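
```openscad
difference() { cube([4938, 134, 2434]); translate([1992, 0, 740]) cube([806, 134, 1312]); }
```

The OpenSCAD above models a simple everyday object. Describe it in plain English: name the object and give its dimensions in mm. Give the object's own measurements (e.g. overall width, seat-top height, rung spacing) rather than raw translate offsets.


A wall 4938 mm long (x), 134 mm thick (y), 2434 mm tall, with a rectangular window opening cut through it. The opening is 806 mm wide and 1312 mm tall; its sill is at z = 740 mm and its near (−x) edge is 1992 mm from the wall's −x end. The opening passes through the full wall thickness.


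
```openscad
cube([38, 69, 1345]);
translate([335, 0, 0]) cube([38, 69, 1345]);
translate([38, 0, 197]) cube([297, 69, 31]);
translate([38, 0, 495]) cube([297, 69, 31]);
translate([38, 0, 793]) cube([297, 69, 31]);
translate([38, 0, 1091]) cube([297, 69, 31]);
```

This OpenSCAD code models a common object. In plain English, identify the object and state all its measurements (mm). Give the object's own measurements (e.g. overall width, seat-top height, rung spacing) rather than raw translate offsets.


A straight ladder. Two 38×69 mm vertical rails, 1345 mm tall, stand 373 mm apart (outside-to-outside) with their front faces coplanar on the −y side. 4 rungs, each 69 mm deep and 31 mm tall, span between the inner faces of the rails, front faces flush with the rails. The lowest rung's underside is at z = 197 mm and rungs are spaced 298 mm apart (underside to underside).


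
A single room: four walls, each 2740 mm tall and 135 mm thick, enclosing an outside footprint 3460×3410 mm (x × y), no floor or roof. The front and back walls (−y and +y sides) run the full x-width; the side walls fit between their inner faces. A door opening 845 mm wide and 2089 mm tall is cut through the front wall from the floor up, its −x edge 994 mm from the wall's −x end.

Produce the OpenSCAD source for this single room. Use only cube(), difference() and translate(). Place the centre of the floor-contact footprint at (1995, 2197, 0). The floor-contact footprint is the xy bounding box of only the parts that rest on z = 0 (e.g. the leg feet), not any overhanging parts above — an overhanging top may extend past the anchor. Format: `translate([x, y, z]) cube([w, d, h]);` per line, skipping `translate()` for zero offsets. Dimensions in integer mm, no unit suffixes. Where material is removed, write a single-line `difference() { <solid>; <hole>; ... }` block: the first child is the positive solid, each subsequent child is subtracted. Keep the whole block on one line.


difference() { translate([265, 492, 0]) cube([3460, 135, 2740]); translate([1259, 492, 0]) cube([845, 135, 2089]); }
translate([265, 3767, 0]) cube([3460, 135, 2740]);
translate([265, 627, 0]) cube([135, 3140, 2740]);
translate([3590, 627, 0]) cube([135, 3140, 2740]);


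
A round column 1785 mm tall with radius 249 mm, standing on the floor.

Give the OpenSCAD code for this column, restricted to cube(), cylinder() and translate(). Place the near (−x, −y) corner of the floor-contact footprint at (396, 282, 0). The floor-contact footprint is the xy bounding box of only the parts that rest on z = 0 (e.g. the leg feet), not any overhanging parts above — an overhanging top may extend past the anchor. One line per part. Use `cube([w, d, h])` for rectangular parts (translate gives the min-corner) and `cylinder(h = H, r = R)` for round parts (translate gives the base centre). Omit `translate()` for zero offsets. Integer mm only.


translate([645, 531, 0]) cylinder(h = 1785, r = 249);


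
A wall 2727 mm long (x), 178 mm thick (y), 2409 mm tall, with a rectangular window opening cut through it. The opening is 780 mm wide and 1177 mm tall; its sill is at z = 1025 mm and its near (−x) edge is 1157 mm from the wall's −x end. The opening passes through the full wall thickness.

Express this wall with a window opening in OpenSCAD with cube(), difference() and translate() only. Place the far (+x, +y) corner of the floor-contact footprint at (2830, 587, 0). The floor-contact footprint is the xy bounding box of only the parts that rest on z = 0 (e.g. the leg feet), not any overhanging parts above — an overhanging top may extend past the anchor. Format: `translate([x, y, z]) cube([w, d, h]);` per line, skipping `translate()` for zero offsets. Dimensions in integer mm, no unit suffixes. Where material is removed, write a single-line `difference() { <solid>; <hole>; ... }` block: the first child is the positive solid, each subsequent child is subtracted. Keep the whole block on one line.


difference() { translate([103, 409, 0]) cube([2727, 178, 2409]); translate([1260, 409, 1025]) cube([780, 178, 1177]); }


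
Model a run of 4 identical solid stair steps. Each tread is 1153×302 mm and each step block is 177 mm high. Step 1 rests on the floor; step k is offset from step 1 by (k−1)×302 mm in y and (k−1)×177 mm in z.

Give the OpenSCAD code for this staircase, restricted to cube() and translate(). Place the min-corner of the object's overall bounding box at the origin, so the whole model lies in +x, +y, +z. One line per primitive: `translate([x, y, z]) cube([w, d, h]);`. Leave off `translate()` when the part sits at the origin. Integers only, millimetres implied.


cube([1153, 302, 177]);
translate([0, 302, 177]) cube([1153, 302, 177]);
translate([0, 604, 354]) cube([1153, 302, 177]);
translate([0, 906, 531]) cube([1153, 302, 177]);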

◆ ◆ ◆

Work order:
Return, please, the lines of the data from the first through the line containing "A single room: four", both kept, exactly as they stand and nothing more.

Written solution:
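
```openscad
difference() { cube([4938, 134, 2434]); translate([1992, 0, 740]) cube([806, 134, 1312]); }
```

The OpenSCAD above models a simple everyday object. Describe it in plain English: name the object and give its dimensions in mm. Give the object's own measurements (e.g. overall width, seat-top height, rung spacing) rather than raw translate offsets.


A wall 4938 mm long (x), 134 mm thick (y), 2434 mm tall, with a rectangular window opening cut through it. The opening is 806 mm wide and 1312 mm tall; its sill is at z = 740 mm and its near (−x) edge is 1992 mm from the wall's −x end. The opening passes through the full wall thickness.


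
```openscad
cube([38, 69, 1345]);
translate([335, 0, 0]) cube([38, 69, 1345]);
translate([38, 0, 197]) cube([297, 69, 31]);
translate([38, 0, 495]) cube([297, 69, 31]);
translate([38, 0, 793]) cube([297, 69, 31]);
translate([38, 0, 1091]) cube([297, 69, 31]);
```

This OpenSCAD code models a common object. In plain English, identify the object and state all its measurements (mm). Give the object's own measurements (e.g. overall width, seat-top height, rung spacing) rather than raw translate offsets.


A straight ladder. Two 38×69 mm vertical rails, 1345 mm tall, stand 373 mm apart (outside-to-outside) with their front faces coplanar on the −y side. 4 rungs, each 69 mm deep and 31 mm tall, span between the inner faces of the rails, front faces flush with the rails. The lowest rung's underside is at z = 197 mm and rungs are spaced 298 mm apart (underside to underside).


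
A single room: four walls, each 2740 mm tall and 135 mm thick, enclosing an outside footprint 3460×3410 mm (x × y), no floor or roof. The front and back walls (−y and +y sides) run the full x-width; the side walls fit between their inner faces. A door opening 845 mm wide and 2089 mm tall is cut through the front wall from the floor up, its −x edge 994 mm from the wall's −x end.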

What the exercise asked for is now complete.